┌─ The input

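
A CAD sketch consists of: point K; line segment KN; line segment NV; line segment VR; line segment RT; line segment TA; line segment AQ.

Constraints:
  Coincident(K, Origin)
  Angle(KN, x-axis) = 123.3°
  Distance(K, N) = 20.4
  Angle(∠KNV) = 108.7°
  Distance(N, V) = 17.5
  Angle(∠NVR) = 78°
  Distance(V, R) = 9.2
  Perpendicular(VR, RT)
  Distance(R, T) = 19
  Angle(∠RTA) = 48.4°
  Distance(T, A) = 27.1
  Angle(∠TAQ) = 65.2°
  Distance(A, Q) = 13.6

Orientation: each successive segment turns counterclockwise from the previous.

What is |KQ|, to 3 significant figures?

32.9

K is at the origin; KN runs at 123.3° with length 20.4, so N = (-11.2, 17.1). ∠KNV = 108.7° gives NV at -165° from the x-axis; with |NV| = 17.5, V = (-28.1, 12.6). ∠NVR = 78.0° gives VR at -63.4° from the x-axis; with |VR| = 9.2, R = (-24.0, 4.41). VR ⟂ RT, so RT runs at 26.6°; with |RT| = 19.0, T = (-7.03, 12.9). ∠RTA = 48.4° gives TA at 158° from the x-axis; with |TA| = 27.1, A = (-32.2, 23.0). ∠TAQ = 65.2° gives AQ at -87.0° from the x-axis; with |AQ| = 13.6, Q = (-31.5, 9.40). Then |KQ| = |Q − K| = 32.9.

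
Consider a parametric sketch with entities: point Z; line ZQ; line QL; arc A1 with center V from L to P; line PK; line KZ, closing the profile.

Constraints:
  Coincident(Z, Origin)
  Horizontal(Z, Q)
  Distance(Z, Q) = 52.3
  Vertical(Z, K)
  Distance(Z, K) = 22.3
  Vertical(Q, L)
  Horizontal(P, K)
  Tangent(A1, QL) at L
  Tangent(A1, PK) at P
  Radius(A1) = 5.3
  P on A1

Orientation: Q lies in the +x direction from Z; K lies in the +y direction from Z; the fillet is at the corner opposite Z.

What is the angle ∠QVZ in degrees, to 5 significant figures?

87.430°

ZK is vertical with |ZK| = 22.3 and K on the +y side, so K = (0.0000, 22.300). The virtual corner opposite Z is at (52.300, 22.300). The tangent condition forces VL to be normal to QL and the tangent condition forces VP to be normal to PK, with radius 5.3, so the center V sits 5.3 in from both sides at V = (47.000, 17.000). Then cos ∠QVZ = VQ·VZ / (|VQ||VZ|), giving 87.430°.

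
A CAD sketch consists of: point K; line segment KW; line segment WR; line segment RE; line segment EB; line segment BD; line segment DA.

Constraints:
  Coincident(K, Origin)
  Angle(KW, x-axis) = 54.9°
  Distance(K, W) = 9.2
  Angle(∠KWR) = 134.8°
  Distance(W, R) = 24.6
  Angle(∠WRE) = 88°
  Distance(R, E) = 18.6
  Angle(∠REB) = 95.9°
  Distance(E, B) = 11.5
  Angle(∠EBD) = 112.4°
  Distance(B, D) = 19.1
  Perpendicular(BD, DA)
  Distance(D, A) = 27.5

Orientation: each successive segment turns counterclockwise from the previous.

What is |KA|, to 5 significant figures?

38.816

K is at the origin; KW runs at 54.9° with length 9.2, so W = (5.2900, 7.5270). ∠KWR = 134.8° gives WR at 100.10° from the x-axis; with |WR| = 24.6, R = (0.97603, 31.746). ∠WRE = 88.0° gives RE at -167.90° from the x-axis; with |RE| = 18.6, E = (-17.211, 27.847). ∠REB = 95.9° gives EB at -83.800° from the x-axis; with |EB| = 11.5, B = (-15.969, 16.414). ∠EBD = 112.4° gives BD at -16.200° from the x-axis; with |BD| = 19.1, D = (2.3729, 11.085). BD is perpendicular to DA, so DA runs at 73.800°; with |DA| = 27.5, A = (10.045, 37.493). Then |KA| = |A − K| = 38.816.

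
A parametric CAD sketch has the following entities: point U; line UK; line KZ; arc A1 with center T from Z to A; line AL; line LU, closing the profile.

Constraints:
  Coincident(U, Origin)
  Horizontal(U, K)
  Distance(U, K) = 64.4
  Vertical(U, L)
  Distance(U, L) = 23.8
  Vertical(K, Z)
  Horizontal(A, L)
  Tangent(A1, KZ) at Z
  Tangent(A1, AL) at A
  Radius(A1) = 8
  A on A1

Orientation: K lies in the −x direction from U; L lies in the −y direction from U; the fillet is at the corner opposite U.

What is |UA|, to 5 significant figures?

61.216

The virtual corner opposite U is at (-64.400, -23.800). Tangency of A1 to KZ means the radius TZ is perpendicular to KZ and tangency of A1 to AL means the radius TA is perpendicular to AL, with radius 8.0, so the center T sits 8.0 in from both sides at T = (-56.400, -15.800). That places the tangent points at Z = (-64.400, -15.800) on KZ and A = (-56.400, -23.800) on AL. Then |UA| = |A − U| = 61.216.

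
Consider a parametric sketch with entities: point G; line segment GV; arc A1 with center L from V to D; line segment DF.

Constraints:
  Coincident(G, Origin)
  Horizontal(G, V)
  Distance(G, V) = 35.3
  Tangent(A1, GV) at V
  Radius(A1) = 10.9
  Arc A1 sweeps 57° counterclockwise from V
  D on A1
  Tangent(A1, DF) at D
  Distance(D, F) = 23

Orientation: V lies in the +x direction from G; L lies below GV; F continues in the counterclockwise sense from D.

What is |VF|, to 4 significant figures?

32.52

On A1, V sits at bearing 90° from L; a 57° counterclockwise sweep puts D at bearing 147°, so D = L + 10.9·(cos 147°, sin 147°) = (26.16, -4.963). Tangency of A1 to DF means the radius LD is perpendicular to DF, so DF runs along (−sin 147°, cos 147°); with |DF| = 23.0, F = (13.63, -24.25). Then |VF| = |F − V| = 32.52.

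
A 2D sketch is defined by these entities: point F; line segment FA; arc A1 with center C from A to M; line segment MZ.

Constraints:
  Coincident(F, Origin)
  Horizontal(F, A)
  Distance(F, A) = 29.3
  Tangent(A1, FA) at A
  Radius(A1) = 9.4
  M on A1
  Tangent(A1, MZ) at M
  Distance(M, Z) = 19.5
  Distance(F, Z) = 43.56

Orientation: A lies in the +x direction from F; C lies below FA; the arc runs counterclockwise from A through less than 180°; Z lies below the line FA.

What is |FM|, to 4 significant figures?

25.30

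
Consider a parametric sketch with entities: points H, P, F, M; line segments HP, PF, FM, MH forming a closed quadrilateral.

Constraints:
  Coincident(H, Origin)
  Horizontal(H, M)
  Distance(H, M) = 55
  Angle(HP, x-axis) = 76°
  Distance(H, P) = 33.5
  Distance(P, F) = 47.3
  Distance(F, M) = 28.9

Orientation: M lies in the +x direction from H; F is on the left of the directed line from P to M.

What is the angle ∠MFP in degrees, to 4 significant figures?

93.84°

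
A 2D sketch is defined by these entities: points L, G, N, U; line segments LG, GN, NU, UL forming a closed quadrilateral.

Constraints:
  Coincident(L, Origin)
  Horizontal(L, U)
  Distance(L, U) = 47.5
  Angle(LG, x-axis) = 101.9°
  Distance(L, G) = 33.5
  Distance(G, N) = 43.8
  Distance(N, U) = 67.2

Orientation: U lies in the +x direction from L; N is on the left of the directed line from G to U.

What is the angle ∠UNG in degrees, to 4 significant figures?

65.94°

Checks: |GN| = 43.80 ✓; |NU| = 67.20 ✓.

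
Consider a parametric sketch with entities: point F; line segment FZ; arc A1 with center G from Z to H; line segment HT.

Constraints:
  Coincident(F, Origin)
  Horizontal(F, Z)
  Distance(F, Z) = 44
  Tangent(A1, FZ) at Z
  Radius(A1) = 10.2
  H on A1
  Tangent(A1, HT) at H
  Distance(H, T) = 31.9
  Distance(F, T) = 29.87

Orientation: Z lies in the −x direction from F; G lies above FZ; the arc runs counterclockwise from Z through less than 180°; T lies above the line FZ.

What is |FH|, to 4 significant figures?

36.79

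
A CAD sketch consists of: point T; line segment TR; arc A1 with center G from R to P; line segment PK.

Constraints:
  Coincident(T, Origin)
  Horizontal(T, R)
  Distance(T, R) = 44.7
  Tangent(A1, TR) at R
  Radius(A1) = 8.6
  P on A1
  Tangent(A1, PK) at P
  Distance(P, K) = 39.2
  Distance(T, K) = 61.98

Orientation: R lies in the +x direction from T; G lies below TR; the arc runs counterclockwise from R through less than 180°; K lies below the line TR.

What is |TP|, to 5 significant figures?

37.273

T is at the origin; T and R share the same y with |TR| = 44.7 and R on the +x side, so R = (44.700, 0.0000). The tangent condition forces GR to be normal to TR, so G = R + (0, -8.6) = (44.700, -8.6000). Since GP ⟂ PK (tangency), |GK| = √(8.6² + 39.2²) = 40.132 regardless of where P sits on A1. So K lies on both circle(T, 61.98) and circle(G, 40.132); the below-TR intersection is K = (38.839, -48.302). P is the foot of the tangent from K: P = (36.121, -9.1963).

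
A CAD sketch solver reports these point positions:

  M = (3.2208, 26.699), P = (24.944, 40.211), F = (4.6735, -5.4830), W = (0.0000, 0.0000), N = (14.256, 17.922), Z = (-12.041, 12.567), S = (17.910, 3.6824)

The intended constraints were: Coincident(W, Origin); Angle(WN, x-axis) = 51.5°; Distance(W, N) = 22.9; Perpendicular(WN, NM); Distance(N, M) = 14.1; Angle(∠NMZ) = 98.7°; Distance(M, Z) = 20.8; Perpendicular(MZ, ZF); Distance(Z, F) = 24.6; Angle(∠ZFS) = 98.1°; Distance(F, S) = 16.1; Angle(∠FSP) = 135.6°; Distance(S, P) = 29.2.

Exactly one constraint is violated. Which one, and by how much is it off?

Distance(S, P) = 29.2 — off by 8.00.

W = (0.00, 0.00) ✓; WN at 51.50° ✓; |WN| = 22.90 ✓; ∠(WN, NM) = 90.00° ✓; |NM| = 14.10 ✓; ∠NMZ = 98.70° ✓; |MZ| = 20.80 ✓; ∠(MZ, ZF) = 90.00° ✓; |ZF| = 24.60 ✓; ∠ZFS = 98.10° ✓; |FS| = 16.10 ✓; ∠FSP = 135.6° ✓; |SP| = 37.20 ✗.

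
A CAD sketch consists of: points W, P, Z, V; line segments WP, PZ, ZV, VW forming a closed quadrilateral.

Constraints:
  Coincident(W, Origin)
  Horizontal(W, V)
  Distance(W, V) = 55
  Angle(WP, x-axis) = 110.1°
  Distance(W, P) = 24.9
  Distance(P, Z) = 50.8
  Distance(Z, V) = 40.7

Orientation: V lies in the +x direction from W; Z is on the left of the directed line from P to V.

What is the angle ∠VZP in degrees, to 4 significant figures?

94.84°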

└─

### Your task
Where the string "left" shows up in the listing above, copy the line that holds it.

### Final answer
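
Orientation: M lies in the +x direction from H; F is on the left of the directed line from P to M.
Orientation: U lies in the +x direction from L; N is on the left of the directed line from G to U.
Orientation: V lies in the +x direction from W; Z is on the left of the directed line from P to V.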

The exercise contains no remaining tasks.